▶ Exercise objective: Print all the entries verbatim.

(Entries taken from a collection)

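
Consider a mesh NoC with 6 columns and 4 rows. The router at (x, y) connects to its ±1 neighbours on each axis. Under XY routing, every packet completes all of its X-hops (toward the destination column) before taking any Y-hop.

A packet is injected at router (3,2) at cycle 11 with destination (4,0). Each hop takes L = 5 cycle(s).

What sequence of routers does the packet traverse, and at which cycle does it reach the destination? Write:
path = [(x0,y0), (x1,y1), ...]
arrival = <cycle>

  0. router=(3,2) cycle=11 (inject)
  1. router=(4,2) cycle=16 dir=E
  2. router=(4,1) cycle=21 dir=S
  3. router=(4,0) cycle=26 dir=S

path = [(3,2), (4,2), (4,1), (4,0)]
arrival = 26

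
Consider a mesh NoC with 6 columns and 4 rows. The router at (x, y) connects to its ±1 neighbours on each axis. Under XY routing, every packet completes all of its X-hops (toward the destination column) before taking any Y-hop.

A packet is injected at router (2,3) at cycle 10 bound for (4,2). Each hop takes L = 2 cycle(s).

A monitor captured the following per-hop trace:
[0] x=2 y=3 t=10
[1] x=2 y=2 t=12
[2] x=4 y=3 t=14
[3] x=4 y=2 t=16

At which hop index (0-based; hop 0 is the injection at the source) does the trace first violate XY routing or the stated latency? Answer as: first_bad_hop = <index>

check 1→ d=(0,-1) cyc+2: BAD: Y-move but x=2≠4

first_bad_hop = 1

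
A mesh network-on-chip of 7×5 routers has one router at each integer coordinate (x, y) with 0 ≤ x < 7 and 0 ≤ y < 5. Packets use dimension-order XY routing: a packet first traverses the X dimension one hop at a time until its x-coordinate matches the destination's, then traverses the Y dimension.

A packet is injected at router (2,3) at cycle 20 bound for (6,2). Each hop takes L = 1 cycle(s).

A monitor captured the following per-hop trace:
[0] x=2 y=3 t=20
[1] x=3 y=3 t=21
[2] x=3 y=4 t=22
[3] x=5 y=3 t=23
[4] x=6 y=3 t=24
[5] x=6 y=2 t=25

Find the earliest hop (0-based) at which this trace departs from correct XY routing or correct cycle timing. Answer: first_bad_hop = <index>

[1] (+1,+0) / 1c ⇒ ok
[2] (+0,+1) / 1c ⇒ BAD: Y-move but x=3≠6

first_bad_hop = 2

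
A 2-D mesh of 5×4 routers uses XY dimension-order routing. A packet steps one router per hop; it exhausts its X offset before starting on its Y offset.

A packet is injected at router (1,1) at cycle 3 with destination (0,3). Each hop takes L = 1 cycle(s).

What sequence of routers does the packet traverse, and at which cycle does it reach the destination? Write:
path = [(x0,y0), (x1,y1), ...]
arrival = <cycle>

path = [(1,1), (0,1), (0,2), (0,3)]
arrival = 6

[0] x=1 y=1 t=3
[1] x=0 y=1 t=4 →W
[2] x=0 y=2 t=5 →N
[3] x=0 y=3 t=6 →N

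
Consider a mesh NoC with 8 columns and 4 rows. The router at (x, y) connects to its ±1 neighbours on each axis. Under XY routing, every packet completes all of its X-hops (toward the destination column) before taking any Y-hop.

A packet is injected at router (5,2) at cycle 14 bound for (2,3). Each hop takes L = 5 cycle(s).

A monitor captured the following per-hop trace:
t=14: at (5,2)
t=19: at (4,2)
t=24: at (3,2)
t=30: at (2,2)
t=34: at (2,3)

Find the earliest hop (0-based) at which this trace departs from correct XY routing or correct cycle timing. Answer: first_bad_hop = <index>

first_bad_hop = 3

[1] (-1,+0) / 5c ⇒ ok
[2] (-1,+0) / 5c ⇒ ok
[3] (-1,+0) / 6c ⇒ BAD: Δcyc=6≠L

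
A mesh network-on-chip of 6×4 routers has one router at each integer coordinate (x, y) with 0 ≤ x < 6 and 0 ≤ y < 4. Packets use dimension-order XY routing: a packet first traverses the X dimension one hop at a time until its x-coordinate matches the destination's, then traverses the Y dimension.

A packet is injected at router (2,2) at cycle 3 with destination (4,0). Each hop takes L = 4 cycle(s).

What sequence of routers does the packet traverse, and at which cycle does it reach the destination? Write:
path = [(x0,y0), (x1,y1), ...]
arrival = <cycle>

  0. router=(2,2) cycle=3 (inject)
  1. router=(3,2) cycle=7 dir=E
  2. router=(4,2) cycle=11 dir=E
  3. router=(4,1) cycle=15 dir=S
  4. router=(4,0) cycle=19 dir=S

path = [(2,2), (3,2), (4,2), (4,1), (4,0)]
arrival = 19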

▶ Expected answer:
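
Consider a mesh NoC with 6 columns and 4 rows. The router at (x, y) connects to its ±1 neighbours on each axis. Under XY routing, every packet completes all of its X-hops (toward the destination column) before taking any Y-hop.

A packet is injected at router (3,2) at cycle 11 with destination (4,0). Each hop takes L = 5 cycle(s).

What sequence of routers does the packet traverse, and at which cycle does it reach the destination? Write:
path = [(x0,y0), (x1,y1), ...]
arrival = <cycle>

  0. router=(3,2) cycle=11 (inject)
  1. router=(4,2) cycle=16 dir=E
  2. router=(4,1) cycle=21 dir=S
  3. router=(4,0) cycle=26 dir=S

path = [(3,2), (4,2), (4,1), (4,0)]
arrival = 26

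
Consider a mesh NoC with 6 columns and 4 rows. The router at (x, y) connects to its ±1 neighbours on each axis. Under XY routing, every packet completes all of its X-hops (toward the destination column) before taking any Y-hop.

A packet is injected at router (2,3) at cycle 10 bound for (4,2). Each hop takes L = 2 cycle(s).

A monitor captured the following per-hop trace:
[0] x=2 y=3 t=10
[1] x=2 y=2 t=12
[2] x=4 y=3 t=14
[3] x=4 y=2 t=16

At which hop index (0-based; hop 0 is the injection at the source) does the trace first violate XY routing or the stated latency? Answer as: first_bad_hop = <index>

check 1→ d=(0,-1) cyc+2: BAD: Y-move but x=2≠4

first_bad_hop = 1

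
A mesh network-on-chip of 7×5 routers has one router at each integer coordinate (x, y) with 0 ≤ x < 7 and 0 ≤ y < 5. Packets use dimension-order XY routing: a packet first traverses the X dimension one hop at a time until its x-coordinate matches the destination's, then traverses the Y dimension.

A packet is injected at router (2,3) at cycle 20 bound for (6,2). Each hop takes L = 1 cycle(s).

A monitor captured the following per-hop trace:
[0] x=2 y=3 t=20
[1] x=3 y=3 t=21
[2] x=3 y=4 t=22
[3] x=5 y=3 t=23
[4] x=6 y=3 t=24
[5] x=6 y=2 t=25

Find the earliest hop (0-based) at which this trace departs from correct XY routing or correct cycle timing. Answer: first_bad_hop = <index>

[1] (+1,+0) / 1c ⇒ ok
[2] (+0,+1) / 1c ⇒ BAD: Y-move but x=3≠6

first_bad_hop = 2

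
A 2-D mesh of 5×4 routers uses XY dimension-order routing. A packet steps one router per hop; it exhausts its X offset before starting on its Y offset.

A packet is injected at router (1,1) at cycle 3 with destination (0,3). Each hop takes L = 1 cycle(s).

What sequence of routers does the packet traverse, and at which cycle does it reach the destination? Write:
path = [(x0,y0), (x1,y1), ...]
arrival = <cycle>

path = [(1,1), (0,1), (0,2), (0,3)]
arrival = 6

[0] x=1 y=1 t=3
[1] x=0 y=1 t=4 →W
[2] x=0 y=2 t=5 →N
[3] x=0 y=3 t=6 →N

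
Consider a mesh NoC with 8 columns and 4 rows. The router at (x, y) connects to its ±1 neighbours on each axis. Under XY routing, every packet completes all of its X-hops (toward the destination column) before taking any Y-hop.

A packet is injected at router (5,2) at cycle 14 bound for (2,3). Each hop takes L = 5 cycle(s).

A monitor captured the following per-hop trace:
t=14: at (5,2)
t=19: at (4,2)
t=24: at (3,2)
t=30: at (2,2)
t=34: at (2,3)

Find the earliest hop (0-based) at which this trace departs from correct XY routing or correct cycle timing. Answer: first_bad_hop = <index>

first_bad_hop = 3

[1] (-1,+0) / 5c ⇒ ok
[2] (-1,+0) / 5c ⇒ ok
[3] (-1,+0) / 6c ⇒ BAD: Δcyc=6≠L

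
A mesh network-on-chip of 6×4 routers has one router at each integer coordinate (x, y) with 0 ≤ x < 6 and 0 ≤ y < 4. Packets use dimension-order XY routing: a packet first traverses the X dimension one hop at a time until its x-coordinate matches the destination's, then traverses the Y dimension.

A packet is injected at router (2,2) at cycle 3 with destination (4,0). Each hop takes L = 4 cycle(s).

What sequence of routers does the packet traverse, and at which cycle does it reach the destination? Write:
path = [(x0,y0), (x1,y1), ...]
arrival = <cycle>

  0. router=(2,2) cycle=3 (inject)
  1. router=(3,2) cycle=7 dir=E
  2. router=(4,2) cycle=11 dir=E
  3. router=(4,1) cycle=15 dir=S
  4. router=(4,0) cycle=19 dir=S

path = [(2,2), (3,2), (4,2), (4,1), (4,0)]
arrival = 19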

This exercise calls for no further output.